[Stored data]
════════════════════

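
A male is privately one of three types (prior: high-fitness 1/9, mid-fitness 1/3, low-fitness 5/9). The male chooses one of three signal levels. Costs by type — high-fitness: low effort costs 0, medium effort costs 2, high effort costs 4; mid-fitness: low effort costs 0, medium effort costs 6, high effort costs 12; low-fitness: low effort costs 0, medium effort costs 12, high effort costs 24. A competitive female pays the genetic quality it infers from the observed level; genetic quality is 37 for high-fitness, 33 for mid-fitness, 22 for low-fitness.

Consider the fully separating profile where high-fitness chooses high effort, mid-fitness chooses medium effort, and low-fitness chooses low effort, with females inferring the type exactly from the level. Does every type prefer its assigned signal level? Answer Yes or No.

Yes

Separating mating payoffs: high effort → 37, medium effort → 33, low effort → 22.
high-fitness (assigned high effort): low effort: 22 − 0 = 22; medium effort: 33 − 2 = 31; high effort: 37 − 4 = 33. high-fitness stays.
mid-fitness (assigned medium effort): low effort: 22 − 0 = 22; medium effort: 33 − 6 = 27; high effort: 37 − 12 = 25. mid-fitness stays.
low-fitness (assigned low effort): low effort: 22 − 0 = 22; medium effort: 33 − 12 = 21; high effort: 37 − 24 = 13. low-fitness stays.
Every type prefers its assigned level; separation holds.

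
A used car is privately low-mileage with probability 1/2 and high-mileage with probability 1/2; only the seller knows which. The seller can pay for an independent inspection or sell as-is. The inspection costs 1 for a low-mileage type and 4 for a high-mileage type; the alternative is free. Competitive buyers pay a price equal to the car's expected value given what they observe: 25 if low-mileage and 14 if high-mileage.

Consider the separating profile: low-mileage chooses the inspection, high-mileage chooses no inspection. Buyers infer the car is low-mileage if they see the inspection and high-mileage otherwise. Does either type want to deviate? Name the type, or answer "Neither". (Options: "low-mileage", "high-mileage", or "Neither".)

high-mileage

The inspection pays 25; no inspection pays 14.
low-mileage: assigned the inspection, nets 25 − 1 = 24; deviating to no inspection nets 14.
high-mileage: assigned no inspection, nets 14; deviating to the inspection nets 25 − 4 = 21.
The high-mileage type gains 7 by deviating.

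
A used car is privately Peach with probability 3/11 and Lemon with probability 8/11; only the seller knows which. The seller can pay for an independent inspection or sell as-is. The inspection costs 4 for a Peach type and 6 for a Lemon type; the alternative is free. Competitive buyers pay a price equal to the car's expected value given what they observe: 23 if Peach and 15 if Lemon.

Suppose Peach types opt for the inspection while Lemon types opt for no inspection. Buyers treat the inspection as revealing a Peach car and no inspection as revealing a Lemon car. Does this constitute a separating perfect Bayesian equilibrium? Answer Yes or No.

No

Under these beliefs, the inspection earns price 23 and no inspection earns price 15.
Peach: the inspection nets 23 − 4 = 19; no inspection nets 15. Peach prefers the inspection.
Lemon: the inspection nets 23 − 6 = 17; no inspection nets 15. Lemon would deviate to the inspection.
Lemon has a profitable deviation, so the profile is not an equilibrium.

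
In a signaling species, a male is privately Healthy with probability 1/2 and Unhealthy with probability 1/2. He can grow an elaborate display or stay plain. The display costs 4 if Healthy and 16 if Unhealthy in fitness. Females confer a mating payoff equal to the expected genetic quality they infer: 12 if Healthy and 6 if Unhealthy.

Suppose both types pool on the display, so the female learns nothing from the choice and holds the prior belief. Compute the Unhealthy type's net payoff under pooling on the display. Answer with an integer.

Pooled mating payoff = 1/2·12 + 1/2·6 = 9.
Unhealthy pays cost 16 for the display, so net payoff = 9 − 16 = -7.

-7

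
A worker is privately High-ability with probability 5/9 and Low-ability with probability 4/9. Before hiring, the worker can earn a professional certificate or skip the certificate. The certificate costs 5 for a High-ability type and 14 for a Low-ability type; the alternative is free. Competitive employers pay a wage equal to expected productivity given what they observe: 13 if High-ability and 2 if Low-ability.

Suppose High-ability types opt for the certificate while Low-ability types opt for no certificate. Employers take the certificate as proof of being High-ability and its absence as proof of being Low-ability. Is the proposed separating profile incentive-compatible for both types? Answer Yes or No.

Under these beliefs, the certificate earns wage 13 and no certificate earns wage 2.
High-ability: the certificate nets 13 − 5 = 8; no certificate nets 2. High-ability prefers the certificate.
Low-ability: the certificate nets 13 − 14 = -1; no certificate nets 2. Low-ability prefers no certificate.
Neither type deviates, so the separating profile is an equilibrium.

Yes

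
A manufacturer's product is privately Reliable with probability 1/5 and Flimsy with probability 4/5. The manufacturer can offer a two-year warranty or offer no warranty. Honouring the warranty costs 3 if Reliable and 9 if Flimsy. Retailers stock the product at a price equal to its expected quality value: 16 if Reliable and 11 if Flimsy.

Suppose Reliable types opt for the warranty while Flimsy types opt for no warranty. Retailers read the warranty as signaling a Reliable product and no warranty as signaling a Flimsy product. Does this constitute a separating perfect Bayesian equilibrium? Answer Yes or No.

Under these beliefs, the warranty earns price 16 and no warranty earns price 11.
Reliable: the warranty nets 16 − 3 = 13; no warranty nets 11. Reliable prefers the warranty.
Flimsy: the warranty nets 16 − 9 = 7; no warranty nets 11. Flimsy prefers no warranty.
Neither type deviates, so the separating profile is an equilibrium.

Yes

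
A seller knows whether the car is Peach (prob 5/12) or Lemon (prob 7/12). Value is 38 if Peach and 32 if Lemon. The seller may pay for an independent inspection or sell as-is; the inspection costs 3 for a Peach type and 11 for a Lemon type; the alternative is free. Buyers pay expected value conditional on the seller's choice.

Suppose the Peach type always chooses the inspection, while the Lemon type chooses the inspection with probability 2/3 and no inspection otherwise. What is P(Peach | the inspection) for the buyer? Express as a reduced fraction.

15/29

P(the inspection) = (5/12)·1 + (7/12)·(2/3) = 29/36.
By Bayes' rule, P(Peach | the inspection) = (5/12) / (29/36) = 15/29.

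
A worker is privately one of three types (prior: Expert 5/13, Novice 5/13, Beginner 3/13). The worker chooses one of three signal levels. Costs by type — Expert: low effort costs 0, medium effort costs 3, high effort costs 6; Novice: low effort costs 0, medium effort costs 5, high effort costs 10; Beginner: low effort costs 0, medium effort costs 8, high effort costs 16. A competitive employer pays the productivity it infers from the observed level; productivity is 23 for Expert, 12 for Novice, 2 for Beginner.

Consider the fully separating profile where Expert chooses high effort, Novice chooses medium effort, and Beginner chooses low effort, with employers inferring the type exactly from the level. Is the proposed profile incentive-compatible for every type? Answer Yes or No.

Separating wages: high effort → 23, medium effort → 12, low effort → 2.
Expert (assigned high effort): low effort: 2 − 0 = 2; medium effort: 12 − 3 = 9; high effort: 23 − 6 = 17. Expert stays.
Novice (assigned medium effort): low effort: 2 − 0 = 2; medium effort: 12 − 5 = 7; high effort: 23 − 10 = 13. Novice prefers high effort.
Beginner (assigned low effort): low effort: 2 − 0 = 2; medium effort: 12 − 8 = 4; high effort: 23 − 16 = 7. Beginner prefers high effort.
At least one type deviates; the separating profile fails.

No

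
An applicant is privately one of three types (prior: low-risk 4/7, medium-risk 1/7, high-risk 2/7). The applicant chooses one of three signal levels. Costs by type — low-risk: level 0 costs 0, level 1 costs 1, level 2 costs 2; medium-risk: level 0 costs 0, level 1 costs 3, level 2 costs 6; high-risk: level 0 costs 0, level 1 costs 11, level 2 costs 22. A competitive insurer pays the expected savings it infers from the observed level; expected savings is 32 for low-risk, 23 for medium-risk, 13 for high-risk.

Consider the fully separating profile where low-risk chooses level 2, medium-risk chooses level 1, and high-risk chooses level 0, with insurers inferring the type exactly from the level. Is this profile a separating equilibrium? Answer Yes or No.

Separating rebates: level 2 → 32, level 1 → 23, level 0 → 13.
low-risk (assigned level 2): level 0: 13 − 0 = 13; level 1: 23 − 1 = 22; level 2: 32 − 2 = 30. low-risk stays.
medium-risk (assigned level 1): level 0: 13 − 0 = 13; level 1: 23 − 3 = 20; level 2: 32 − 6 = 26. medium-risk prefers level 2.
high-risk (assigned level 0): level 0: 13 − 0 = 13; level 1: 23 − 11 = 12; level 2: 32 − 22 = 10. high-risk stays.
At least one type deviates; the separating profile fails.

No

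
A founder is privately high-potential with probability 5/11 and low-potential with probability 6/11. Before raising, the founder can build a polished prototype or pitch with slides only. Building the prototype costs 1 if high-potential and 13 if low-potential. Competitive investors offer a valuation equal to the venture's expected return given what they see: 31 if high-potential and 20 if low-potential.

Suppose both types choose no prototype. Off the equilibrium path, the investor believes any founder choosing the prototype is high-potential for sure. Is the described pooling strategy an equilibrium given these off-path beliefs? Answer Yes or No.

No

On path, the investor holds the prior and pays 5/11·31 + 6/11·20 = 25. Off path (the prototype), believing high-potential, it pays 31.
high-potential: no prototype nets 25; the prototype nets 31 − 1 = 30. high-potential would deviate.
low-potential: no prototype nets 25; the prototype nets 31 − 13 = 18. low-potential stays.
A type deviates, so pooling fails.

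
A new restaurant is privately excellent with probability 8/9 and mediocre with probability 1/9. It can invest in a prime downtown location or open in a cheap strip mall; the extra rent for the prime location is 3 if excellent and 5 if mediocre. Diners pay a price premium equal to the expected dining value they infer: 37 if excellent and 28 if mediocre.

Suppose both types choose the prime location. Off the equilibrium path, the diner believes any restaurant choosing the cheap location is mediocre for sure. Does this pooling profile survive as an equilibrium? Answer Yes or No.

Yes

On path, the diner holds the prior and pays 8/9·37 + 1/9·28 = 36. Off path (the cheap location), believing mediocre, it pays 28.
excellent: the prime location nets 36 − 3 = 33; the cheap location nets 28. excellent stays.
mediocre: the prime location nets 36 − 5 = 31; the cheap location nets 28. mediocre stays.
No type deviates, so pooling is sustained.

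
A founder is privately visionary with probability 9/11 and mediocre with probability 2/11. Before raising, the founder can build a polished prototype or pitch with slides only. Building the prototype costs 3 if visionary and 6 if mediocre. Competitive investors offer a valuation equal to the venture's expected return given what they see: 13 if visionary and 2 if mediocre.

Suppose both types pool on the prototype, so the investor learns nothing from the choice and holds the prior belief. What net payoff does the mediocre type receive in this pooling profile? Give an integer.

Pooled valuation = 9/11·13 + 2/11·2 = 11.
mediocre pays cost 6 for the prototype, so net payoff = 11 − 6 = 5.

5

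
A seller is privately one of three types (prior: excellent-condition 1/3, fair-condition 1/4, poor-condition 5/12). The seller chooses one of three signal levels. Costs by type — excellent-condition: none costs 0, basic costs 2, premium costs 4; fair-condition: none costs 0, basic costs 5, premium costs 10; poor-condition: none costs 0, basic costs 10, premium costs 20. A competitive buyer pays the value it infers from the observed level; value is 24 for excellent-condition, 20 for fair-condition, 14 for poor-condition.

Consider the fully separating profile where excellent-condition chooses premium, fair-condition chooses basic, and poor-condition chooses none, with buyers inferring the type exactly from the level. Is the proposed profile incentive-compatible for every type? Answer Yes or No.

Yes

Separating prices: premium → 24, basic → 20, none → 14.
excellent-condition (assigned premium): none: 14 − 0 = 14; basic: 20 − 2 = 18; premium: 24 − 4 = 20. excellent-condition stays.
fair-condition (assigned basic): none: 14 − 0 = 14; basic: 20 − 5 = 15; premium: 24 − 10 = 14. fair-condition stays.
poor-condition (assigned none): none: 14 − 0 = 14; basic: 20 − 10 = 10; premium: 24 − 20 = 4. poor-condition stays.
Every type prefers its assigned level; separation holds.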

════════════════════

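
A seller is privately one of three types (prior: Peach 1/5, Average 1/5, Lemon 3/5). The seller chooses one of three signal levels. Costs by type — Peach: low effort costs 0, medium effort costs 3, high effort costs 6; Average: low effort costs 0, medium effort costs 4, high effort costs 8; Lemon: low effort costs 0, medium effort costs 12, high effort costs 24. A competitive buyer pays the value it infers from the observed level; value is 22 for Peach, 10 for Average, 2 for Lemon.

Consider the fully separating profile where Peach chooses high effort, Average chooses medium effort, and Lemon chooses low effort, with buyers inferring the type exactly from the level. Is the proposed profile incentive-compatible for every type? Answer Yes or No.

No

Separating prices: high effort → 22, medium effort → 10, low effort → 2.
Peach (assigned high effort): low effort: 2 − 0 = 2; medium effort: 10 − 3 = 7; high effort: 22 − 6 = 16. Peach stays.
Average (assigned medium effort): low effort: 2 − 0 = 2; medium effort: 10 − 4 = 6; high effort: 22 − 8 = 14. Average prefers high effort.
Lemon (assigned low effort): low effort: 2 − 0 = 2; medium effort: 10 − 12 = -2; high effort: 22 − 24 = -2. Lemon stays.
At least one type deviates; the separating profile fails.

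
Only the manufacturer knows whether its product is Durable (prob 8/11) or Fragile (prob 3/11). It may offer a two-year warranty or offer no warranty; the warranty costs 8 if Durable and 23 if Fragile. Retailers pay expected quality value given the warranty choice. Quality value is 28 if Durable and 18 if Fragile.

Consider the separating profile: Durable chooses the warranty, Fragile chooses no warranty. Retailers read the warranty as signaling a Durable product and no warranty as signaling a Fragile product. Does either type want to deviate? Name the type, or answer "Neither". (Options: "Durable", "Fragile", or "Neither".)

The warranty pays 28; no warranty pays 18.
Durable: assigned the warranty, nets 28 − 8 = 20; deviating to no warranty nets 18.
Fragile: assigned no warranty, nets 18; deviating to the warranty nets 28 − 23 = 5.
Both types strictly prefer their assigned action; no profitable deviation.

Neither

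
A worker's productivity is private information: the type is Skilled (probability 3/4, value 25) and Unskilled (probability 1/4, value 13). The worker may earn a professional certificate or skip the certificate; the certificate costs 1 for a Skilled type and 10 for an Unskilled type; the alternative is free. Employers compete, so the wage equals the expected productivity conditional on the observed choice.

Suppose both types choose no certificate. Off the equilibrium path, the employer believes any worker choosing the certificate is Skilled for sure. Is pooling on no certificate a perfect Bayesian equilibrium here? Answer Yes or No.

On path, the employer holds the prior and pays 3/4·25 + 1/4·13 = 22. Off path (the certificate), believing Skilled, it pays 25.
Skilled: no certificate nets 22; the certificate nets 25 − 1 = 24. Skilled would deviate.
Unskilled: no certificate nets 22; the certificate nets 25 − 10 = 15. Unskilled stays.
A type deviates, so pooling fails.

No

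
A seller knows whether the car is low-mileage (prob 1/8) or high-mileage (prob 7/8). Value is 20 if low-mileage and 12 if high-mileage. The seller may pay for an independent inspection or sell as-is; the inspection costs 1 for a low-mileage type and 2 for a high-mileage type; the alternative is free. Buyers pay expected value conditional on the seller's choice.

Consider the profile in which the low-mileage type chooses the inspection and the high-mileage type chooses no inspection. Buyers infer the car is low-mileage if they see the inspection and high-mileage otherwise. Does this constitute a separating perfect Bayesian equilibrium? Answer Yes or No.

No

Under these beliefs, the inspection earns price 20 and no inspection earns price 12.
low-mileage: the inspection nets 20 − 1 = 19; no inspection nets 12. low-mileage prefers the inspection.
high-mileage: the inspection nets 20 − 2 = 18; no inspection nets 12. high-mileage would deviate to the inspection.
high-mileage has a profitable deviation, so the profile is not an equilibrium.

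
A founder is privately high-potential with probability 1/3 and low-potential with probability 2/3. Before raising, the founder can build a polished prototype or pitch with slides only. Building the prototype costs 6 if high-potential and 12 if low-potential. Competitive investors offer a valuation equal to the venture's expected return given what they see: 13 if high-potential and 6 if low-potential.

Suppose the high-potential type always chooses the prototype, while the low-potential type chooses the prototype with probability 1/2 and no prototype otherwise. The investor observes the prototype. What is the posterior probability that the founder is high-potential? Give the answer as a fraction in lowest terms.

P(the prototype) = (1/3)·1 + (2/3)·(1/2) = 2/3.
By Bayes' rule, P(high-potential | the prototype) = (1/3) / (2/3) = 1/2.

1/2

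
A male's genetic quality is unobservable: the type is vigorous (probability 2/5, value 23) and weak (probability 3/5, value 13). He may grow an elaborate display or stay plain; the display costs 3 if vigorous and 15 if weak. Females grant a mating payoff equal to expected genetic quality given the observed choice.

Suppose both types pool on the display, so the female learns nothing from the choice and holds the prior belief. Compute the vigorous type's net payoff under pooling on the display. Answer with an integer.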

════════════════════

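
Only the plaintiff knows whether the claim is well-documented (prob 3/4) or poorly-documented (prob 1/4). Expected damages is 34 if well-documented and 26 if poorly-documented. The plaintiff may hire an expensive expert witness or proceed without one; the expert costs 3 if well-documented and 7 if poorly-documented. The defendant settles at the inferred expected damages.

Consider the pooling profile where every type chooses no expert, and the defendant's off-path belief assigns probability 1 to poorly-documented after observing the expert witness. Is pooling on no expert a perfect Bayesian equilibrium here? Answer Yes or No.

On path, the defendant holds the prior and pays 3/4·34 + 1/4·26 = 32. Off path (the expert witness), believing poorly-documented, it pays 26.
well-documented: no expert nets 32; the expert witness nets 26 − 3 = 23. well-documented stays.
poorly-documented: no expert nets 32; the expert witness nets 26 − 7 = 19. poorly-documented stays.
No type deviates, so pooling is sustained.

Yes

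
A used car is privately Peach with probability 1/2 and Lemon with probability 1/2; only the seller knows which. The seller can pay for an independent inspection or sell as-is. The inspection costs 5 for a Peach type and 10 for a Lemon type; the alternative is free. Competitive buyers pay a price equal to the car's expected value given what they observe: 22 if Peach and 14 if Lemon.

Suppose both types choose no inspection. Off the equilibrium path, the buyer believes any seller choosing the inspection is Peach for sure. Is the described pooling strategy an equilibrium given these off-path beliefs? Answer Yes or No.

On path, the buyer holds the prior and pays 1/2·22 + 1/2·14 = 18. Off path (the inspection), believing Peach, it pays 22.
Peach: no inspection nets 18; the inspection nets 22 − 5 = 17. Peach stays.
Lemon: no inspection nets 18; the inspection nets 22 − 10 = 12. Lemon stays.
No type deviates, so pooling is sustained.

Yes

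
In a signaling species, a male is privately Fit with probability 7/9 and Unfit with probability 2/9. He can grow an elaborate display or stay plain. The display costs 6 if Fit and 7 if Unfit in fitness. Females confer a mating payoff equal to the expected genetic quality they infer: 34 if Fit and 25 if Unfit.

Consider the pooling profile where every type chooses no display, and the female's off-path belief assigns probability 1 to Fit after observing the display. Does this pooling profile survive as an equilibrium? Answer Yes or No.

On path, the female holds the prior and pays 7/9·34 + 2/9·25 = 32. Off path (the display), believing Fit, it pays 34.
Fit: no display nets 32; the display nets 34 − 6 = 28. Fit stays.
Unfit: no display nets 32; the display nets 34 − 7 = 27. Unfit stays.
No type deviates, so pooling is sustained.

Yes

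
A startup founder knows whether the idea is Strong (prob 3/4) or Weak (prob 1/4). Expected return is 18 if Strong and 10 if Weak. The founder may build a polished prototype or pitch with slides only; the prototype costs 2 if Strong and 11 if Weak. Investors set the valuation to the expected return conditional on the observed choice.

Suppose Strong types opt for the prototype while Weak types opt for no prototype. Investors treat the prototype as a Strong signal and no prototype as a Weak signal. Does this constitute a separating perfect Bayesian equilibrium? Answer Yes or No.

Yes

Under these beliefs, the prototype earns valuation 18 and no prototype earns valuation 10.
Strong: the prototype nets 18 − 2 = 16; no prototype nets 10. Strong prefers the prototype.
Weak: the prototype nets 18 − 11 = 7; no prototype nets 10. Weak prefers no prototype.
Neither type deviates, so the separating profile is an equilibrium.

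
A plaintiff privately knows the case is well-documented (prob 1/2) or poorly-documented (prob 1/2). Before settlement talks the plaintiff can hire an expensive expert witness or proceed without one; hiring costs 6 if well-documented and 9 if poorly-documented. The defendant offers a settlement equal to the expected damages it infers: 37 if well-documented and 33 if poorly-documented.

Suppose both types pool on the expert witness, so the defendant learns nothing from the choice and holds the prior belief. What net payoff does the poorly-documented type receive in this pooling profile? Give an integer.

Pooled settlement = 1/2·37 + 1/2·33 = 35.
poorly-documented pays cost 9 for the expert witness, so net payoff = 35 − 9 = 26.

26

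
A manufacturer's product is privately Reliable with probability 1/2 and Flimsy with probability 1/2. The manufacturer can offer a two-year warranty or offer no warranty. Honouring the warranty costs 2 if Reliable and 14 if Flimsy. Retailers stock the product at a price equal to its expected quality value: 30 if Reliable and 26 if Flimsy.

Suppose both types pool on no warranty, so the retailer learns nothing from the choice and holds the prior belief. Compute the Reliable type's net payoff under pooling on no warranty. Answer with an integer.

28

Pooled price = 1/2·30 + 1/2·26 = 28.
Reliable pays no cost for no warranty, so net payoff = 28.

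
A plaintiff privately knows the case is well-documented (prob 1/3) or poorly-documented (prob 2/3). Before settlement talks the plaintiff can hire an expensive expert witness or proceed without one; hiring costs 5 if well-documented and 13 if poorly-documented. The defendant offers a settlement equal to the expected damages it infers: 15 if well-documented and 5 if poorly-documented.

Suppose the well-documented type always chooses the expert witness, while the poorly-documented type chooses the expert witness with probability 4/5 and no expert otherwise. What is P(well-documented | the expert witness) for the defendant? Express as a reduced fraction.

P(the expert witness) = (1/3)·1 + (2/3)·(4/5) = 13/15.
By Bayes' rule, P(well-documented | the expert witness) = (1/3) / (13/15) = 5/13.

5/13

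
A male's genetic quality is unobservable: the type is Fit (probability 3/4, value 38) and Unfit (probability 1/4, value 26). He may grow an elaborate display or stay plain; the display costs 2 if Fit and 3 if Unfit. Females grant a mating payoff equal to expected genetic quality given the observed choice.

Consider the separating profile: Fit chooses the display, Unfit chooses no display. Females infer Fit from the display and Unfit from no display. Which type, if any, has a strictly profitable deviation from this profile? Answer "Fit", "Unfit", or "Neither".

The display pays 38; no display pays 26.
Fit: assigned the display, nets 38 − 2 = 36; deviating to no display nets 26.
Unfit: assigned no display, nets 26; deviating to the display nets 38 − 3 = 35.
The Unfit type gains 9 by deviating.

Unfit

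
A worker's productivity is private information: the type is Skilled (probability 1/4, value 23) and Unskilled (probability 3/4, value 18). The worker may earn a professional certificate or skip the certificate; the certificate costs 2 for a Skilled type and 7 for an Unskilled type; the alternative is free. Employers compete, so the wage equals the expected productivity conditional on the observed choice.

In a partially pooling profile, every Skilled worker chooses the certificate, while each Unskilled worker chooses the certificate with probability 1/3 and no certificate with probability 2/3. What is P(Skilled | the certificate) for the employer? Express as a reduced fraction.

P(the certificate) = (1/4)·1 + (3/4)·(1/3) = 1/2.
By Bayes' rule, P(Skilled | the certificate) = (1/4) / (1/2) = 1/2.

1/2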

════════════════════

_Task objective_
All of the lines above that carry the string "confer" need to be found and copied.

_Written response_
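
In a signaling species, a male is privately Healthy with probability 1/2 and Unhealthy with probability 1/2. He can grow an elaborate display or stay plain. The display costs 4 if Healthy and 16 if Unhealthy in fitness. Females confer a mating payoff equal to the expected genetic quality they infer: 12 if Healthy and 6 if Unhealthy.
In a signaling species, a male is privately Fit with probability 7/9 and Unfit with probability 2/9. He can grow an elaborate display or stay plain. The display costs 6 if Fit and 7 if Unfit in fitness. Females confer a mating payoff equal to the expected genetic quality they infer: 34 if Fit and 25 if Unfit.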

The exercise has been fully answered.